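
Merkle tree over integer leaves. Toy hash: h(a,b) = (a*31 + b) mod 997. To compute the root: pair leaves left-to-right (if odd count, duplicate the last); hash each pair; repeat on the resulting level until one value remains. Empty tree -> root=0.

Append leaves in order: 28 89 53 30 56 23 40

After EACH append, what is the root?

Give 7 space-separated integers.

Answer: 28 957 456 433 977 918 439

Derivation:
After append 28 (leaves=[28]):
  L0: [28]
  root=28
After append 89 (leaves=[28, 89]):
  L0: [28, 89]
  L1: h(28,89)=(28*31+89)%997=957 -> [957]
  root=957
After append 53 (leaves=[28, 89, 53]):
  L0: [28, 89, 53]
  L1: h(28,89)=(28*31+89)%997=957 h(53,53)=(53*31+53)%997=699 -> [957, 699]
  L2: h(957,699)=(957*31+699)%997=456 -> [456]
  root=456
After append 30 (leaves=[28, 89, 53, 30]):
  L0: [28, 89, 53, 30]
  L1: h(28,89)=(28*31+89)%997=957 h(53,30)=(53*31+30)%997=676 -> [957, 676]
  L2: h(957,676)=(957*31+676)%997=433 -> [433]
  root=433
After append 56 (leaves=[28, 89, 53, 30, 56]):
  L0: [28, 89, 53, 30, 56]
  L1: h(28,89)=(28*31+89)%997=957 h(53,30)=(53*31+30)%997=676 h(56,56)=(56*31+56)%997=795 -> [957, 676, 795]
  L2: h(957,676)=(957*31+676)%997=433 h(795,795)=(795*31+795)%997=515 -> [433, 515]
  L3: h(433,515)=(433*31+515)%997=977 -> [977]
  root=977
After append 23 (leaves=[28, 89, 53, 30, 56, 23]):
  L0: [28, 89, 53, 30, 56, 23]
  L1: h(28,89)=(28*31+89)%997=957 h(53,30)=(53*31+30)%997=676 h(56,23)=(56*31+23)%997=762 -> [957, 676, 762]
  L2: h(957,676)=(957*31+676)%997=433 h(762,762)=(762*31+762)%997=456 -> [433, 456]
  L3: h(433,456)=(433*31+456)%997=918 -> [918]
  root=918
After append 40 (leaves=[28, 89, 53, 30, 56, 23, 40]):
  L0: [28, 89, 53, 30, 56, 23, 40]
  L1: h(28,89)=(28*31+89)%997=957 h(53,30)=(53*31+30)%997=676 h(56,23)=(56*31+23)%997=762 h(40,40)=(40*31+40)%997=283 -> [957, 676, 762, 283]
  L2: h(957,676)=(957*31+676)%997=433 h(762,283)=(762*31+283)%997=974 -> [433, 974]
  L3: h(433,974)=(433*31+974)%997=439 -> [439]
  root=439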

--------------------------------------------------

▸ WORK REQUEST
Reproduce, word for word, the lines of the data from the one that contains "Append leaves in order: 28 89 53 30 56 23 40" to the end, both ends included.

▸ RESPONSE BELOW
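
Append leaves in order: 28 89 53 30 56 23 40

After EACH append, what is the root?

Give 7 space-separated integers.

Answer: 28 957 456 433 977 918 439

Derivation:
After append 28 (leaves=[28]):
  L0: [28]
  root=28
After append 89 (leaves=[28, 89]):
  L0: [28, 89]
  L1: h(28,89)=(28*31+89)%997=957 -> [957]
  root=957
After append 53 (leaves=[28, 89, 53]):
  L0: [28, 89, 53]
  L1: h(28,89)=(28*31+89)%997=957 h(53,53)=(53*31+53)%997=699 -> [957, 699]
  L2: h(957,699)=(957*31+699)%997=456 -> [456]
  root=456
After append 30 (leaves=[28, 89, 53, 30]):
  L0: [28, 89, 53, 30]
  L1: h(28,89)=(28*31+89)%997=957 h(53,30)=(53*31+30)%997=676 -> [957, 676]
  L2: h(957,676)=(957*31+676)%997=433 -> [433]
  root=433
After append 56 (leaves=[28, 89, 53, 30, 56]):
  L0: [28, 89, 53, 30, 56]
  L1: h(28,89)=(28*31+89)%997=957 h(53,30)=(53*31+30)%997=676 h(56,56)=(56*31+56)%997=795 -> [957, 676, 795]
  L2: h(957,676)=(957*31+676)%997=433 h(795,795)=(795*31+795)%997=515 -> [433, 515]
  L3: h(433,515)=(433*31+515)%997=977 -> [977]
  root=977
After append 23 (leaves=[28, 89, 53, 30, 56, 23]):
  L0: [28, 89, 53, 30, 56, 23]
  L1: h(28,89)=(28*31+89)%997=957 h(53,30)=(53*31+30)%997=676 h(56,23)=(56*31+23)%997=762 -> [957, 676, 762]
  L2: h(957,676)=(957*31+676)%997=433 h(762,762)=(762*31+762)%997=456 -> [433, 456]
  L3: h(433,456)=(433*31+456)%997=918 -> [918]
  root=918
After append 40 (leaves=[28, 89, 53, 30, 56, 23, 40]):
  L0: [28, 89, 53, 30, 56, 23, 40]
  L1: h(28,89)=(28*31+89)%997=957 h(53,30)=(53*31+30)%997=676 h(56,23)=(56*31+23)%997=762 h(40,40)=(40*31+40)%997=283 -> [957, 676, 762, 283]
  L2: h(957,676)=(957*31+676)%997=433 h(762,283)=(762*31+283)%997=974 -> [433, 974]
  L3: h(433,974)=(433*31+974)%997=439 -> [439]
  root=439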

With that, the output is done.